━━━ Data for review ━━━
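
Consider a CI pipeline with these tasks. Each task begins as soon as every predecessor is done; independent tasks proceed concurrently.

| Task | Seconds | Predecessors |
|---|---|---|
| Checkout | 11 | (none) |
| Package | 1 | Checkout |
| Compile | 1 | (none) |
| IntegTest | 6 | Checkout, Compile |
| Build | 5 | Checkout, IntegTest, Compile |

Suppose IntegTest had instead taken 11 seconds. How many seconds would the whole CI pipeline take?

27

Baseline: Checkout→IntegTest→Build = 11+6+5 = 22 → 22 seconds.
Since IntegTest is critical, the +5 change carries straight to that chain (now 27 seconds).
No other chain overtakes it, so the finish is 27 seconds.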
━━━
Transcribe the records exactly as they appear.

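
Consider a CI pipeline with these tasks. Each task begins as soon as every predecessor is done; independent tasks proceed concurrently.

| Task | Seconds | Predecessors |
|---|---|---|
| Checkout | 11 | (none) |
| Package | 1 | Checkout |
| Compile | 1 | (none) |
| IntegTest | 6 | Checkout, Compile |
| Build | 5 | Checkout, IntegTest, Compile |

Suppose IntegTest had instead taken 11 seconds. How many seconds would the whole CI pipeline take?

27

Baseline: Checkout→IntegTest→Build = 11+6+5 = 22 → 22 seconds.
Since IntegTest is critical, the +5 change carries straight to that chain (now 27 seconds).
No other chain overtakes it, so the finish is 27 seconds.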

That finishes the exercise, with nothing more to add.